**What is being asked:**
Below are records to be reproduced exactly and in full.

**Given data:**
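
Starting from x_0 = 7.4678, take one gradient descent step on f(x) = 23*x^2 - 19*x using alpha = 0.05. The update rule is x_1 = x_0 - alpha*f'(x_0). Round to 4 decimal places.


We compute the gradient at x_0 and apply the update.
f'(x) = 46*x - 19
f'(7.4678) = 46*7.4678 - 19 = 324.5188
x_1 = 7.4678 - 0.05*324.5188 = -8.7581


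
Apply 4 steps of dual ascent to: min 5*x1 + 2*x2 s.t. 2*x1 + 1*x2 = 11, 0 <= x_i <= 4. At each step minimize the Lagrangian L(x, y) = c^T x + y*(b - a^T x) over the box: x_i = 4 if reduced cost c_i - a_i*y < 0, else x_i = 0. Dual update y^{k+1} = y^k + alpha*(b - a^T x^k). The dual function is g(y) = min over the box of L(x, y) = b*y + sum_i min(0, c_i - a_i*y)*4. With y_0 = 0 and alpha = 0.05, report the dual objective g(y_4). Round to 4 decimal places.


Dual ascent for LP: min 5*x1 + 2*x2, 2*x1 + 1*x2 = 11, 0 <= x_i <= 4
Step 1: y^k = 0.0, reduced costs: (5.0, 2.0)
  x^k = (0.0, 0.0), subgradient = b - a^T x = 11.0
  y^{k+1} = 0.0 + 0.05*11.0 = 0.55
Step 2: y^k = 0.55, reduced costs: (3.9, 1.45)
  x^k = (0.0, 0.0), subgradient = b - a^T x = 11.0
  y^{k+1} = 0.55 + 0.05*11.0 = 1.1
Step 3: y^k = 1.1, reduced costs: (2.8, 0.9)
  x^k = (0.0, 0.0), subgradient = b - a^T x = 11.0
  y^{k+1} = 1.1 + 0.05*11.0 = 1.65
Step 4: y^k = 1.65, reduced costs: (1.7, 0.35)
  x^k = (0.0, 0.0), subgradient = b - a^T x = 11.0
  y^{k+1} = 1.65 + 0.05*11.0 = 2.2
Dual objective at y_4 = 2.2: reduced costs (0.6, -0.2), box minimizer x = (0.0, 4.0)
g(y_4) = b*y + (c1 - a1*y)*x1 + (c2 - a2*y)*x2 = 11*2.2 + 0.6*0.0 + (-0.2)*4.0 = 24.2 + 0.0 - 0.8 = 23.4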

**Written response:**
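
Starting from x_0 = 7.4678, take one gradient descent step on f(x) = 23*x^2 - 19*x using alpha = 0.05. The update rule is x_1 = x_0 - alpha*f'(x_0). Round to 4 decimal places.


We compute the gradient at x_0 and apply the update.
f'(x) = 46*x - 19
f'(7.4678) = 46*7.4678 - 19 = 324.5188
x_1 = 7.4678 - 0.05*324.5188 = -8.7581


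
Apply 4 steps of dual ascent to: min 5*x1 + 2*x2 s.t. 2*x1 + 1*x2 = 11, 0 <= x_i <= 4. At each step minimize the Lagrangian L(x, y) = c^T x + y*(b - a^T x) over the box: x_i = 4 if reduced cost c_i - a_i*y < 0, else x_i = 0. Dual update y^{k+1} = y^k + alpha*(b - a^T x^k). The dual function is g(y) = min over the box of L(x, y) = b*y + sum_i min(0, c_i - a_i*y)*4. With y_0 = 0 and alpha = 0.05, report the dual objective g(y_4). Round to 4 decimal places.


Dual ascent for LP: min 5*x1 + 2*x2, 2*x1 + 1*x2 = 11, 0 <= x_i <= 4
Step 1: y^k = 0.0, reduced costs: (5.0, 2.0)
  x^k = (0.0, 0.0), subgradient = b - a^T x = 11.0
  y^{k+1} = 0.0 + 0.05*11.0 = 0.55
Step 2: y^k = 0.55, reduced costs: (3.9, 1.45)
  x^k = (0.0, 0.0), subgradient = b - a^T x = 11.0
  y^{k+1} = 0.55 + 0.05*11.0 = 1.1
Step 3: y^k = 1.1, reduced costs: (2.8, 0.9)
  x^k = (0.0, 0.0), subgradient = b - a^T x = 11.0
  y^{k+1} = 1.1 + 0.05*11.0 = 1.65
Step 4: y^k = 1.65, reduced costs: (1.7, 0.35)
  x^k = (0.0, 0.0), subgradient = b - a^T x = 11.0
  y^{k+1} = 1.65 + 0.05*11.0 = 2.2
Dual objective at y_4 = 2.2: reduced costs (0.6, -0.2), box minimizer x = (0.0, 4.0)
g(y_4) = b*y + (c1 - a1*y)*x1 + (c2 - a2*y)*x2 = 11*2.2 + 0.6*0.0 + (-0.2)*4.0 = 24.2 + 0.0 - 0.8 = 23.4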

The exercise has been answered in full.